* Problem details
Of the lines below, copy those that hold the word "leaves".

* Extracted data entries
===
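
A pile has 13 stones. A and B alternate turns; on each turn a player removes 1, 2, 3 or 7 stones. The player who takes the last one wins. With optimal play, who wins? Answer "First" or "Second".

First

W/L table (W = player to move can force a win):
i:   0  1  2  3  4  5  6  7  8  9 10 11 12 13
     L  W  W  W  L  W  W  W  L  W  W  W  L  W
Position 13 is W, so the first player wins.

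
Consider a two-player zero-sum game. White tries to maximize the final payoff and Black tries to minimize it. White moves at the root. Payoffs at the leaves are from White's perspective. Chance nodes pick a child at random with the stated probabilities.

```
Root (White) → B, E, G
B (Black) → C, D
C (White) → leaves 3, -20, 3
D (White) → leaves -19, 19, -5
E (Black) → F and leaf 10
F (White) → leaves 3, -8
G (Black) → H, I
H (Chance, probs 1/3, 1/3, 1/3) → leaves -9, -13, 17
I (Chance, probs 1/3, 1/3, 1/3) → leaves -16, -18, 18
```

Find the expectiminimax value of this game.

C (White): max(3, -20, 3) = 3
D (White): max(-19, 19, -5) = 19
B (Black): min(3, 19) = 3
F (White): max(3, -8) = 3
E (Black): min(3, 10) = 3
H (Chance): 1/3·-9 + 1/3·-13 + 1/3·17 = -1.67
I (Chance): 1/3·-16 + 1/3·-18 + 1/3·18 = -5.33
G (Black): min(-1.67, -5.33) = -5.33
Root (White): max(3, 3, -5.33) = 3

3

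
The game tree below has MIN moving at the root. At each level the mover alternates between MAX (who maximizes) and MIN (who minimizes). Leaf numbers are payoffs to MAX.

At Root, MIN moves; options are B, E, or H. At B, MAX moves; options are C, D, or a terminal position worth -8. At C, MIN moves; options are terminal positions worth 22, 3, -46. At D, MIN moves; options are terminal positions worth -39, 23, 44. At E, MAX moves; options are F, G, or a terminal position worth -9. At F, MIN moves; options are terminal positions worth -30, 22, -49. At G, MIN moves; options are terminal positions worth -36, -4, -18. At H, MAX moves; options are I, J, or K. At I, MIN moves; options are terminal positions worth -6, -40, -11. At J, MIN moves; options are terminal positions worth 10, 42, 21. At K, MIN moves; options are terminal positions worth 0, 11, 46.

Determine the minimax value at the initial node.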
===
* Expected output
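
Consider a two-player zero-sum game. White tries to maximize the final payoff and Black tries to minimize it. White moves at the root. Payoffs at the leaves are from White's perspective. Chance nodes pick a child at random with the stated probabilities.
C (White) → leaves 3, -20, 3
D (White) → leaves -19, 19, -5
F (White) → leaves 3, -8
H (Chance, probs 1/3, 1/3, 1/3) → leaves -9, -13, 17
I (Chance, probs 1/3, 1/3, 1/3) → leaves -16, -18, 18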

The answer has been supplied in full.